Action item
In the listing below, the lines starting with the line with "Answer: -35510561/2774805 ≈ -12.798" and going on through the line with "Answer: 29241" are to be reproduced exactly, and only those.

Records for this exercise
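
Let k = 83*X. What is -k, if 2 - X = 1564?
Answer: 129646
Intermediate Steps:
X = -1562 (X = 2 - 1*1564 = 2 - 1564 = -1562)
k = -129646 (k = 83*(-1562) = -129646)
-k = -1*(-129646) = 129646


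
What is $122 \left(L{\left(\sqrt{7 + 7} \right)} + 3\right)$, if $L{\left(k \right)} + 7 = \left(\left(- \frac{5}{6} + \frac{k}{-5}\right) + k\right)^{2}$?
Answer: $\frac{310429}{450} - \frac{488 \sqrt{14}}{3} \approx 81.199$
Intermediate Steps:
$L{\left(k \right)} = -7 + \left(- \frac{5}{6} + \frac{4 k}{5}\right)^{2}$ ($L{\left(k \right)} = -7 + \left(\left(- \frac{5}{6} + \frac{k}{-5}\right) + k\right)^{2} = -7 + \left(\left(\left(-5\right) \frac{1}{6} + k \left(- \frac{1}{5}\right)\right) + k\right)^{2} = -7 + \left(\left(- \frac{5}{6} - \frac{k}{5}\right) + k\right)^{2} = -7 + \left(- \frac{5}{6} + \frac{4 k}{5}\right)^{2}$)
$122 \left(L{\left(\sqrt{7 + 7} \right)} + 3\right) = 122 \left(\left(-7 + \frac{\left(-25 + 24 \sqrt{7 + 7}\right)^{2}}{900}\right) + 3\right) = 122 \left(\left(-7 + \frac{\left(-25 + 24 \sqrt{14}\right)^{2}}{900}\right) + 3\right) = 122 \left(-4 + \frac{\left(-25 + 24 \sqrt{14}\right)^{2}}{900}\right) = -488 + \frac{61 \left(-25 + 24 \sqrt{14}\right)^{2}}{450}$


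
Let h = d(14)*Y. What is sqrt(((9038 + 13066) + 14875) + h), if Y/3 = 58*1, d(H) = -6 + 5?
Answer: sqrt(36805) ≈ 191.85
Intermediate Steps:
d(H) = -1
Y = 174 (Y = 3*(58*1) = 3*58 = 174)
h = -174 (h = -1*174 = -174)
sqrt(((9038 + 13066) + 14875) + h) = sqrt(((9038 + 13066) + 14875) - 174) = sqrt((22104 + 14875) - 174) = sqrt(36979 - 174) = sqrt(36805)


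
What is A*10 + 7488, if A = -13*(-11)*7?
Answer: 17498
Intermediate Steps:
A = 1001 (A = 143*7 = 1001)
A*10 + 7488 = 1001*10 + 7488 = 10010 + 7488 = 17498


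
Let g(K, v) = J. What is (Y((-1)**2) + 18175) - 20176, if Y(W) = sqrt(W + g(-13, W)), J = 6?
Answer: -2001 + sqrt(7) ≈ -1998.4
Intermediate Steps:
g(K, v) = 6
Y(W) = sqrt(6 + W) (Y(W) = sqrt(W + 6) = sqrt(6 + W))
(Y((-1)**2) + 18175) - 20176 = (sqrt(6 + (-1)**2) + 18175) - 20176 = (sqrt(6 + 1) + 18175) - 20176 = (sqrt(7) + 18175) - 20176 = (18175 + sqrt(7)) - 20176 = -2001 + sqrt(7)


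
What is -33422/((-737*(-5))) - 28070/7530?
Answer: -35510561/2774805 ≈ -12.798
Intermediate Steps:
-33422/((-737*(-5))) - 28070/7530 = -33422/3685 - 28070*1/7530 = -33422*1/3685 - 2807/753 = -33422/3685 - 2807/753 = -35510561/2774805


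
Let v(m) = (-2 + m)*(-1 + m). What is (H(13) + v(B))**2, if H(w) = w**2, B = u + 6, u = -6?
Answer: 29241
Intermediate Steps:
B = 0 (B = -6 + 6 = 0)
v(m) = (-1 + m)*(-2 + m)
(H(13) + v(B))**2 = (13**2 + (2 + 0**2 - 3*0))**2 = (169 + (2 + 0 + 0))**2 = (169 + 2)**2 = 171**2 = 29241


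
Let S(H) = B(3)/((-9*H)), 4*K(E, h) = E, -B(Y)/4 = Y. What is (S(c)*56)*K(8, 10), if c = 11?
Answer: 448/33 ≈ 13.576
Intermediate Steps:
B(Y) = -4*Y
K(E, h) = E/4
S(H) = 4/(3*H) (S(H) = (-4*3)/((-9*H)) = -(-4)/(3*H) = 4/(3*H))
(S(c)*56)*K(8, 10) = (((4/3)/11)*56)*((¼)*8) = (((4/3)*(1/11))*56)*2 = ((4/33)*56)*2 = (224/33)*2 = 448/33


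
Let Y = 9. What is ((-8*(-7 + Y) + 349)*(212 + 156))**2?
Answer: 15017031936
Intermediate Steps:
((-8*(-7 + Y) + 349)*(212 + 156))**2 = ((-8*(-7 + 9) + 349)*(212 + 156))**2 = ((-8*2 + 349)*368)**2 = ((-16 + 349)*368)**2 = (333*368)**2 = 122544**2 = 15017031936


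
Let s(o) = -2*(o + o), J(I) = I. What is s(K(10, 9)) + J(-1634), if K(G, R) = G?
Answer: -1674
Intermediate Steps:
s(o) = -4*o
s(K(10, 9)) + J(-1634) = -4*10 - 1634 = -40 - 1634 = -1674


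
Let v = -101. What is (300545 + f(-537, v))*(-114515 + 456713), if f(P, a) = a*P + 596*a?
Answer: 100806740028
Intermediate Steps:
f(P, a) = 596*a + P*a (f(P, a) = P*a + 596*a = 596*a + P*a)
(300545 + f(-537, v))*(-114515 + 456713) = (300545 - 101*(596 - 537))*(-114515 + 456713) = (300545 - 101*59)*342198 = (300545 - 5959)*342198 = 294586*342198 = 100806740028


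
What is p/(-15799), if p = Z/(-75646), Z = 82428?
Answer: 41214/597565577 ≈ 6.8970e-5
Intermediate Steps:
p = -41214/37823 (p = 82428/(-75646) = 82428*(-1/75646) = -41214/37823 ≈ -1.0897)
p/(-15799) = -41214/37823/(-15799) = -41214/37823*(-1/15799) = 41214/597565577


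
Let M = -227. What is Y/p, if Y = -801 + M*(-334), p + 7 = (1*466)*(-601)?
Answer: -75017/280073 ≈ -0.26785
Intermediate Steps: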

Exercise solution
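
Answer: -35510561/2774805 ≈ -12.798
Intermediate Steps:
-33422/((-737*(-5))) - 28070/7530 = -33422/3685 - 28070*1/7530 = -33422*1/3685 - 2807/753 = -33422/3685 - 2807/753 = -35510561/2774805


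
Let v(m) = (-2 + m)*(-1 + m). What is (H(13) + v(B))**2, if H(w) = w**2, B = u + 6, u = -6?
Answer: 29241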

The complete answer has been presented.